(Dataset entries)
◆ ◆ ◆ ◆
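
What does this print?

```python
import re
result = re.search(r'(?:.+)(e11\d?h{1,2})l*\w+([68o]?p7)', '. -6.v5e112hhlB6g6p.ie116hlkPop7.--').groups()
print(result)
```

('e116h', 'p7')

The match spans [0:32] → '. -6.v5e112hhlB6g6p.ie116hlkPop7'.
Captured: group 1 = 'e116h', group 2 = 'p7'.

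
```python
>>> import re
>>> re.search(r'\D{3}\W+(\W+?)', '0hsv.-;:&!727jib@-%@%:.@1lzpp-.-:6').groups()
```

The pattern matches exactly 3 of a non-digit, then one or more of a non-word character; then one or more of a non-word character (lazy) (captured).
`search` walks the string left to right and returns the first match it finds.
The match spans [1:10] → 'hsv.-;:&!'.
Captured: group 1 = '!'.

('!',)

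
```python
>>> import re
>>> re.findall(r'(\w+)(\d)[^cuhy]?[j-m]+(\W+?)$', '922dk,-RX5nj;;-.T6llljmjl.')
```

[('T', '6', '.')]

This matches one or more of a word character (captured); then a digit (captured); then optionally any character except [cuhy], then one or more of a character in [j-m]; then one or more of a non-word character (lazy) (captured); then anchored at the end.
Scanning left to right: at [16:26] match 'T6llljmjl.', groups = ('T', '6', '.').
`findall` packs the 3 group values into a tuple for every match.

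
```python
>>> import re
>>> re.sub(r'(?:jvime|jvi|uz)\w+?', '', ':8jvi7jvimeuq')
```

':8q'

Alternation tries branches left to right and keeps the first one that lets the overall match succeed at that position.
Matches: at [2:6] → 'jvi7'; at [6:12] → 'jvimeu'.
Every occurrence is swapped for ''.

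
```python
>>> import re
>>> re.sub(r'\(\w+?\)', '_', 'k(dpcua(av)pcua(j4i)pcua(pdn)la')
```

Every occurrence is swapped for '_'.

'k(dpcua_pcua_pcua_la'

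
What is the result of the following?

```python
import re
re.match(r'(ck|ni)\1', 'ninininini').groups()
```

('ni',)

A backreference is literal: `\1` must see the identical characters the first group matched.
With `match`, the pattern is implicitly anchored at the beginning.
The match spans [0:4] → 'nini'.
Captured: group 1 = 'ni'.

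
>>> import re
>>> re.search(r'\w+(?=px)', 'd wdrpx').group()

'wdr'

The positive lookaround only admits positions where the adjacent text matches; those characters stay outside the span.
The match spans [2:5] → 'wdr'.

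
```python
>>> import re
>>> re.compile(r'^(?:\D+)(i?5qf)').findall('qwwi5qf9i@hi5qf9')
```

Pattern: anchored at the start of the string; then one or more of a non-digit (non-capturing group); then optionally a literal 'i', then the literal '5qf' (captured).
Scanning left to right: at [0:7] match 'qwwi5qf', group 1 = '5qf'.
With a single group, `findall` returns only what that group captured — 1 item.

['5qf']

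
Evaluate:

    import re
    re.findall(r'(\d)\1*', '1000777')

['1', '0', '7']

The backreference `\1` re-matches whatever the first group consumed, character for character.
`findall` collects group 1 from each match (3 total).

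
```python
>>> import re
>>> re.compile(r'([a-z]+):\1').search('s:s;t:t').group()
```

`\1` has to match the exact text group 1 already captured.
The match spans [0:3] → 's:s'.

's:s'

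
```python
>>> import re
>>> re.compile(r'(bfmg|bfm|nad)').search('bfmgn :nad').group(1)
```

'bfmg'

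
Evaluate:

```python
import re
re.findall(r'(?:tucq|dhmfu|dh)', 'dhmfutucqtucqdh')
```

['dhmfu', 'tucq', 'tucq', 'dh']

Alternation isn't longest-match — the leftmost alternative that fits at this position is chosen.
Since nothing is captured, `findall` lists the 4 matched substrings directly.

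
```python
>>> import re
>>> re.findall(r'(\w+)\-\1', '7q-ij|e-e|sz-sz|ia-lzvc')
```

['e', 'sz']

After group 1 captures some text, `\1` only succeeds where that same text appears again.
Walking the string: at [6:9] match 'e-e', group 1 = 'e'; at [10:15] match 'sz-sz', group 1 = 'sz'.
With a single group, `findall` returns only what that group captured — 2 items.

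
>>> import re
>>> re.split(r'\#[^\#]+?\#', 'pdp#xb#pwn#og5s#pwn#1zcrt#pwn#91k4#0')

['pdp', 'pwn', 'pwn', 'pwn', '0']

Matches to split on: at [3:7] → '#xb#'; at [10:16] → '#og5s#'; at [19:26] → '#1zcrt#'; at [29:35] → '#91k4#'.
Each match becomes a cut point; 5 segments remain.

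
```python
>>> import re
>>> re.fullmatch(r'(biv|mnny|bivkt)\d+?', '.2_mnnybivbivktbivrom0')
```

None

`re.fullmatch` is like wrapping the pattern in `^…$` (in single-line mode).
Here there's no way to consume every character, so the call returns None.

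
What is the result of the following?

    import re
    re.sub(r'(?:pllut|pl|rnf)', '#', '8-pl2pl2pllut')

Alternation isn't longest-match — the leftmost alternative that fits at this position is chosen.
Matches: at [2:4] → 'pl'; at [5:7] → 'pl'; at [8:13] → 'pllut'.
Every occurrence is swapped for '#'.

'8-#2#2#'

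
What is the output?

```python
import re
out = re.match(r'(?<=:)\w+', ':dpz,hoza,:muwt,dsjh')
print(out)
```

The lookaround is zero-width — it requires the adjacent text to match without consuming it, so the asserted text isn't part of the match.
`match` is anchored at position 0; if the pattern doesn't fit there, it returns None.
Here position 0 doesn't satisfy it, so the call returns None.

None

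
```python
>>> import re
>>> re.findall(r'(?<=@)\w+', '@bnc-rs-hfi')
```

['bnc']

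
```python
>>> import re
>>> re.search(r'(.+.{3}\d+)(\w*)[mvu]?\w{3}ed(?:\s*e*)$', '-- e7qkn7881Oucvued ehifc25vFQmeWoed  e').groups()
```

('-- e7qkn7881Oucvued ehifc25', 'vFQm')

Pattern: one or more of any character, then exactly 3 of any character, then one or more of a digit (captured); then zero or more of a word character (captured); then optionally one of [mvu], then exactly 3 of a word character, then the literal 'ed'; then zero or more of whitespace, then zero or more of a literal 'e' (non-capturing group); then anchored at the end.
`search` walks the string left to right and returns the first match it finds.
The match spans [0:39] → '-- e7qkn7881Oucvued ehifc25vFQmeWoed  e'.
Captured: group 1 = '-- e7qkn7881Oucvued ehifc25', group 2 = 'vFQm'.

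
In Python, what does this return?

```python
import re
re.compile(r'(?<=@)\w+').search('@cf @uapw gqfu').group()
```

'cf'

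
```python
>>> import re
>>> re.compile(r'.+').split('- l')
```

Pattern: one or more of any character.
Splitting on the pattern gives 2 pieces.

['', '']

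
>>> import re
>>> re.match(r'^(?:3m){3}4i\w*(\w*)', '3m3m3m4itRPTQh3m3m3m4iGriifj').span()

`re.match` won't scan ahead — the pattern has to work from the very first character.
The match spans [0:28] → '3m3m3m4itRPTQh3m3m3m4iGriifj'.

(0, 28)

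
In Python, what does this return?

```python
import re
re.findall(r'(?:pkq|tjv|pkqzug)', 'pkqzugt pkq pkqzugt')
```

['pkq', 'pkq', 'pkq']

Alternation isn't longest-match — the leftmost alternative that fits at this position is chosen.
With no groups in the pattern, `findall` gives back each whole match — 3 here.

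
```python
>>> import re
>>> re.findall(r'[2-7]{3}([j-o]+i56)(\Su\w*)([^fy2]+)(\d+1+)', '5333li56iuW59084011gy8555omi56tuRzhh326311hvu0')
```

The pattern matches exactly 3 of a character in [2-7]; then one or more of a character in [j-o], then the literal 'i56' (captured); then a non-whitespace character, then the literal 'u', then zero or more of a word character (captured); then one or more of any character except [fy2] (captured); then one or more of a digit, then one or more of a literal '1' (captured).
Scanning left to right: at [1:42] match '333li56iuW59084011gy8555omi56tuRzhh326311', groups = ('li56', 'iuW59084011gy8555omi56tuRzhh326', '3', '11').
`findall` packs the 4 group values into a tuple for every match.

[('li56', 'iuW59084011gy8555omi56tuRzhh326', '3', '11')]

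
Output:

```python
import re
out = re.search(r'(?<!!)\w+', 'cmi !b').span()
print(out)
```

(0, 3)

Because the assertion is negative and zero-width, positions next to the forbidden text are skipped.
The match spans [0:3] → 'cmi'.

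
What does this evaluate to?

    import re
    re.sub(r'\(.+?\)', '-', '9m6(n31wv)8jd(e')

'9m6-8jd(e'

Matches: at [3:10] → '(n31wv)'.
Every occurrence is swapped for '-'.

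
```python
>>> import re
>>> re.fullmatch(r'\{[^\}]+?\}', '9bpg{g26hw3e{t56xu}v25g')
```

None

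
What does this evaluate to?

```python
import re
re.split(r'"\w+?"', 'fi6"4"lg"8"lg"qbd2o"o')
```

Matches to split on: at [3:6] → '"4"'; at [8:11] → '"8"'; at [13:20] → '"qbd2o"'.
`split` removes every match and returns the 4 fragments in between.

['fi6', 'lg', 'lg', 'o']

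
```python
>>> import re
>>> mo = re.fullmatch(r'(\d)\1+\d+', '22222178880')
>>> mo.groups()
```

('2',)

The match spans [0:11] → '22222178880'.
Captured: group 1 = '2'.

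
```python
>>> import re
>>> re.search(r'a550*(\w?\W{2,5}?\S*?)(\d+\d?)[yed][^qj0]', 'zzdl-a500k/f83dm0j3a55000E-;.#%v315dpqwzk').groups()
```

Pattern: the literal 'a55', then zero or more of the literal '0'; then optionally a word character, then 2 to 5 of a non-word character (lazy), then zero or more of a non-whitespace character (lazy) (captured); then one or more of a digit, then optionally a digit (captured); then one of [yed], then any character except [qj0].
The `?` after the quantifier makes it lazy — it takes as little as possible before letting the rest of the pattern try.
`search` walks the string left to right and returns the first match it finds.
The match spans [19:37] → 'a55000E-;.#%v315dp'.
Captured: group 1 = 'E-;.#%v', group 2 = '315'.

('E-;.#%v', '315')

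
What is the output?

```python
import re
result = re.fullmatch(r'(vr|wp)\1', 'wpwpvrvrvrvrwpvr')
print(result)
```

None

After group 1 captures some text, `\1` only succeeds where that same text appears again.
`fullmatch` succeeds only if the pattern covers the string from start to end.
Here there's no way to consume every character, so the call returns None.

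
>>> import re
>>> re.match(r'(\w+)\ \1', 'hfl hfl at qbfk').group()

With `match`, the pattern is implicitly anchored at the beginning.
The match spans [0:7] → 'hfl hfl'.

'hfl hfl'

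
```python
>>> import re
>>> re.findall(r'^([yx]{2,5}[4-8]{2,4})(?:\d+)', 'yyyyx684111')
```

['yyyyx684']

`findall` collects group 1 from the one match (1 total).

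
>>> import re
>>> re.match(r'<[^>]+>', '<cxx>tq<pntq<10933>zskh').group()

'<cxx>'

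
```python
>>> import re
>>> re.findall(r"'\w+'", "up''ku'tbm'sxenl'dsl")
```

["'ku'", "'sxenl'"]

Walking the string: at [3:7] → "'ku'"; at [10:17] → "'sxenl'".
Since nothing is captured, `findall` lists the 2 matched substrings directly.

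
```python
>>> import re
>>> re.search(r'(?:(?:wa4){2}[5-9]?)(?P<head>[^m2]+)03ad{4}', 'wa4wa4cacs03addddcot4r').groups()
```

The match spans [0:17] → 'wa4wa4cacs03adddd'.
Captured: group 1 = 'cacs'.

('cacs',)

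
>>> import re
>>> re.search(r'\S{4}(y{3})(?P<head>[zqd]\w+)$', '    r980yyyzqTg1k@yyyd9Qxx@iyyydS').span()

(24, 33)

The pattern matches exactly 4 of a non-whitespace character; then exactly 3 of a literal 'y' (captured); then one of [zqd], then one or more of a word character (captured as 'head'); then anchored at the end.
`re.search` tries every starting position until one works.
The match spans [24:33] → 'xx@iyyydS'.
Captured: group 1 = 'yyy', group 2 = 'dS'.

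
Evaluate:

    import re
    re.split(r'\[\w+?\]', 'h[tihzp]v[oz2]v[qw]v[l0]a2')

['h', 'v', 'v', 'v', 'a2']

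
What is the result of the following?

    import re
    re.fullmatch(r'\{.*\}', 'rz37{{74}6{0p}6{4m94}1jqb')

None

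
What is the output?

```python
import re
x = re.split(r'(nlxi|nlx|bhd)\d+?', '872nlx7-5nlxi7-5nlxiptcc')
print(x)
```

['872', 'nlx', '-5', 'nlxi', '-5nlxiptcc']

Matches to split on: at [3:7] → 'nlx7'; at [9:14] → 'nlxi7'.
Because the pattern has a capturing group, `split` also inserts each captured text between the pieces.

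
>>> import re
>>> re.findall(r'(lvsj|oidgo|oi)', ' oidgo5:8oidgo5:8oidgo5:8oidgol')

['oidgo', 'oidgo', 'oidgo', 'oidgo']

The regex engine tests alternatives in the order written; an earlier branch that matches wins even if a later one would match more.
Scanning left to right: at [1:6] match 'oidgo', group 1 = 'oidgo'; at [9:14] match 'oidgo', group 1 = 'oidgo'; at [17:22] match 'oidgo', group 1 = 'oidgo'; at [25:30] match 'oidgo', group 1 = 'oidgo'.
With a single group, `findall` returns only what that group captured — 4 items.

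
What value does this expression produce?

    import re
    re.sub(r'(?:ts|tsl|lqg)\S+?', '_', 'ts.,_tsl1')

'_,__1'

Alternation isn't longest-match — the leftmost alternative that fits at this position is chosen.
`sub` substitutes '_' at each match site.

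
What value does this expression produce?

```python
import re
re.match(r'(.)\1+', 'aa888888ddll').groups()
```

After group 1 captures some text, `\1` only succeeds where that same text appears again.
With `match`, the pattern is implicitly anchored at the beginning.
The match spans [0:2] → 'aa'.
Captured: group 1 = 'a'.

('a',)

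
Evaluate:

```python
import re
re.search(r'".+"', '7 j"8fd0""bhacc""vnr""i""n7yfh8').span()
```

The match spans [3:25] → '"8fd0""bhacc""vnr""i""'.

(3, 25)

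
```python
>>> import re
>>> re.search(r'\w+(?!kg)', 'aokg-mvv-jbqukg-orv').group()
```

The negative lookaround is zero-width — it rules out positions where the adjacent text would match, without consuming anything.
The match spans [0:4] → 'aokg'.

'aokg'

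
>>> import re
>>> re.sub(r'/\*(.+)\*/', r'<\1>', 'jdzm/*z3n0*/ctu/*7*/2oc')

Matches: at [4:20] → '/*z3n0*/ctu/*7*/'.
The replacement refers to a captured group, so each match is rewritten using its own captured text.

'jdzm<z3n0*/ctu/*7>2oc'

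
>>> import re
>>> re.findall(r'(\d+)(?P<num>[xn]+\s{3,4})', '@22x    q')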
◆ ◆ ◆ ◆
> [What the task asks] Within the data above, filter for lines containing the word "compile" and copy each one.

> [Expected output]
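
>>> re.compile(r'^(?:\D+)(i?5qf)').findall('qwwi5qf9i@hi5qf9')
>>> re.compile(r'([a-z]+):\1').search('s:s;t:t').group()
>>> re.compile(r'(bfmg|bfm|nad)').search('bfmgn :nad').group(1)
re.compile(r'(?<=@)\w+').search('@cf @uapw gqfu').group()
>>> re.compile(r'.+').split('- l')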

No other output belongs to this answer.